[What to work on]
Beginning with the first entry, set down each one exactly as shown.

Provided information: Begin

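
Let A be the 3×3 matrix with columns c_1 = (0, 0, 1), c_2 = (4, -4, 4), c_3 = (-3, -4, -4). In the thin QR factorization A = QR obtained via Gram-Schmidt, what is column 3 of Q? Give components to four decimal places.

c_1 = (0, 0, 1); ‖c_1‖ = 1.0000, so e_1 = (0.0000, 0.0000, 1.0000).
e_1·c_2 = 0.0000·4 + 0.0000·(-4) + 1.0000·4 = 4.0000.
u_2 = c_2 − 4.0000·e_1 = (4.0000, -4.0000, 0.0000).
‖u_2‖ = 5.6569, so e_2 = (0.7071, -0.7071, 0.0000).
e_1·c_3 = 0.0000·(-3) + 0.0000·(-4) + 1.0000·(-4) = -4.0000; e_2·c_3 = 0.7071·(-3) + (-0.7071)·(-4) + 0.0000·(-4) = 0.7071.
u_3 = c_3 + 4.0000·e_1 − 0.7071·e_2 = (-3.5000, -3.5000, 0.0000).
‖u_3‖ = 4.9497, so e_3 = (-0.7071, -0.7071, 0.0000).

e_3 = (-0.7071, -0.7071, 0.0000)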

Provided information: End

[Answer for the task]
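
Let A be the 3×3 matrix with columns c_1 = (0, 0, 1), c_2 = (4, -4, 4), c_3 = (-3, -4, -4). In the thin QR factorization A = QR obtained via Gram-Schmidt, what is column 3 of Q? Give components to four decimal places.

c_1 = (0, 0, 1); ‖c_1‖ = 1.0000, so e_1 = (0.0000, 0.0000, 1.0000).
e_1·c_2 = 0.0000·4 + 0.0000·(-4) + 1.0000·4 = 4.0000.
u_2 = c_2 − 4.0000·e_1 = (4.0000, -4.0000, 0.0000).
‖u_2‖ = 5.6569, so e_2 = (0.7071, -0.7071, 0.0000).
e_1·c_3 = 0.0000·(-3) + 0.0000·(-4) + 1.0000·(-4) = -4.0000; e_2·c_3 = 0.7071·(-3) + (-0.7071)·(-4) + 0.0000·(-4) = 0.7071.
u_3 = c_3 + 4.0000·e_1 − 0.7071·e_2 = (-3.5000, -3.5000, 0.0000).
‖u_3‖ = 4.9497, so e_3 = (-0.7071, -0.7071, 0.0000).

e_3 = (-0.7071, -0.7071, 0.0000)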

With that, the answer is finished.